Give back the data below exactly, with every line kept the same.

[Start of Attachment]

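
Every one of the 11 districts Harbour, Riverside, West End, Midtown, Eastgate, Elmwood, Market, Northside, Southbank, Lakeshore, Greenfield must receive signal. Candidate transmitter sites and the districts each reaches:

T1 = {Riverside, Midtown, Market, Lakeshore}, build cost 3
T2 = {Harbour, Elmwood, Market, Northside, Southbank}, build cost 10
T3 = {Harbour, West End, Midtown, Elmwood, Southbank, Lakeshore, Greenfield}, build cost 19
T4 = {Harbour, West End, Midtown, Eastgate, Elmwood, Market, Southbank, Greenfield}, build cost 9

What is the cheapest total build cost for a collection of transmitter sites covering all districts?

22

T1, T2, T4 cover every district at build cost 3 + 10 + 9 = 22.
Any cover uses at least 3 transmitter sites; among all covering selections none totals below 22.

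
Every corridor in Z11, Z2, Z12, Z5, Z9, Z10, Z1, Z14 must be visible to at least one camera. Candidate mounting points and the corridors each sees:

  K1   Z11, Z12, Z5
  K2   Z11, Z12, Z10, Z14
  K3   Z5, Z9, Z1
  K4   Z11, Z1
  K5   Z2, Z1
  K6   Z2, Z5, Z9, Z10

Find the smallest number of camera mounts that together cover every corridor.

3

K2, K3, K5 together cover {Z11, Z2, Z12, Z5, Z9, Z10, Z1, Z14} — every corridor.
No 2 of the 6 camera mounts cover everything (all 15 pairs fall short), so 3 is minimum.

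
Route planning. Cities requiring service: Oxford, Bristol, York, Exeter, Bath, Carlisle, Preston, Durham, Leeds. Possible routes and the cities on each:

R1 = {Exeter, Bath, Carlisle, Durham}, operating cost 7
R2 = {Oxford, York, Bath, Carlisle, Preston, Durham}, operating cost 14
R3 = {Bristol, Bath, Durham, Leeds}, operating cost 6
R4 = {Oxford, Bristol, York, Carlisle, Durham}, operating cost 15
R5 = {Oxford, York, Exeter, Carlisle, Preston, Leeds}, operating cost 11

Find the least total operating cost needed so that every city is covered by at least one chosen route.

R3, R5 cover every city at operating cost 6 + 11 = 17.
Any cover uses at least 2 routes; among all covering selections none totals below 17.

17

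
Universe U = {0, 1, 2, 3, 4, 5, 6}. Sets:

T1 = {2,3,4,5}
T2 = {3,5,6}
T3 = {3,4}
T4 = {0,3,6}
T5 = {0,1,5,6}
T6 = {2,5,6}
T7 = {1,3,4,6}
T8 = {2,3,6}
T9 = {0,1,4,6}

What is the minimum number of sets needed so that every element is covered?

T1, T5 together cover {0, 1, 2, 3, 4, 5, 6} — every element.
No single set contains all 7 elements, so 2 is optimal.

2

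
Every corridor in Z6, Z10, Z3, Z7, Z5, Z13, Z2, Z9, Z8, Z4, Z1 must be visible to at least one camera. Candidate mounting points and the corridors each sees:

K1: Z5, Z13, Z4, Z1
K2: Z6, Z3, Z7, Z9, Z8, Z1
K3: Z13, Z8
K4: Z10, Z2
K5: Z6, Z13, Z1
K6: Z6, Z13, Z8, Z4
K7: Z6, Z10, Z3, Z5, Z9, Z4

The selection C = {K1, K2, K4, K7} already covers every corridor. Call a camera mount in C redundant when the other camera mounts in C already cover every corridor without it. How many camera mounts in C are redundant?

Drop K1: Z13 uncovered — not redundant.
Drop K2: Z7, Z8 uncovered — not redundant.
Drop K4: Z2 uncovered — not redundant.
Drop K7: the rest still cover every corridor — redundant.
1 redundant: K7.

1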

[End of Attachment]

OUTPUT OF THE TASK ▸
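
Every one of the 11 districts Harbour, Riverside, West End, Midtown, Eastgate, Elmwood, Market, Northside, Southbank, Lakeshore, Greenfield must receive signal. Candidate transmitter sites and the districts each reaches:

T1 = {Riverside, Midtown, Market, Lakeshore}, build cost 3
T2 = {Harbour, Elmwood, Market, Northside, Southbank}, build cost 10
T3 = {Harbour, West End, Midtown, Elmwood, Southbank, Lakeshore, Greenfield}, build cost 19
T4 = {Harbour, West End, Midtown, Eastgate, Elmwood, Market, Southbank, Greenfield}, build cost 9

What is the cheapest total build cost for a collection of transmitter sites covering all districts?

22

T1, T2, T4 cover every district at build cost 3 + 10 + 9 = 22.
Any cover uses at least 3 transmitter sites; among all covering selections none totals below 22.

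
Every corridor in Z11, Z2, Z12, Z5, Z9, Z10, Z1, Z14 must be visible to at least one camera. Candidate mounting points and the corridors each sees:

  K1   Z11, Z12, Z5
  K2   Z11, Z12, Z10, Z14
  K3   Z5, Z9, Z1
  K4   Z11, Z1
  K5   Z2, Z1
  K6   Z2, Z5, Z9, Z10

Find the smallest number of camera mounts that together cover every corridor.

3

K2, K3, K5 together cover {Z11, Z2, Z12, Z5, Z9, Z10, Z1, Z14} — every corridor.
No 2 of the 6 camera mounts cover everything (all 15 pairs fall short), so 3 is minimum.

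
Route planning. Cities requiring service: Oxford, Bristol, York, Exeter, Bath, Carlisle, Preston, Durham, Leeds. Possible routes and the cities on each:

R1 = {Exeter, Bath, Carlisle, Durham}, operating cost 7
R2 = {Oxford, York, Bath, Carlisle, Preston, Durham}, operating cost 14
R3 = {Bristol, Bath, Durham, Leeds}, operating cost 6
R4 = {Oxford, Bristol, York, Carlisle, Durham}, operating cost 15
R5 = {Oxford, York, Exeter, Carlisle, Preston, Leeds}, operating cost 11

Find the least total operating cost needed so that every city is covered by at least one chosen route.

R3, R5 cover every city at operating cost 6 + 11 = 17.
Any cover uses at least 2 routes; among all covering selections none totals below 17.

17

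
Universe U = {0, 1, 2, 3, 4, 5, 6}. Sets:

T1 = {2,3,4,5}
T2 = {3,5,6}
T3 = {3,4}
T4 = {0,3,6}
T5 = {0,1,5,6}
T6 = {2,5,6}
T7 = {1,3,4,6}
T8 = {2,3,6}
T9 = {0,1,4,6}

What is the minimum number of sets needed so that every element is covered?

T1, T5 together cover {0, 1, 2, 3, 4, 5, 6} — every element.
No single set contains all 7 elements, so 2 is optimal.

2

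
Every corridor in Z6, Z10, Z3, Z7, Z5, Z13, Z2, Z9, Z8, Z4, Z1 must be visible to at least one camera. Candidate mounting points and the corridors each sees:

K1: Z5, Z13, Z4, Z1
K2: Z6, Z3, Z7, Z9, Z8, Z1
K3: Z13, Z8
K4: Z10, Z2
K5: Z6, Z13, Z1
K6: Z6, Z13, Z8, Z4
K7: Z6, Z10, Z3, Z5, Z9, Z4

The selection C = {K1, K2, K4, K7} already covers every corridor. Call a camera mount in C redundant when the other camera mounts in C already cover every corridor without it. How many camera mounts in C are redundant?

Drop K1: Z13 uncovered — not redundant.
Drop K2: Z7, Z8 uncovered — not redundant.
Drop K4: Z2 uncovered — not redundant.
Drop K7: the rest still cover every corridor — redundant.
1 redundant: K7.

1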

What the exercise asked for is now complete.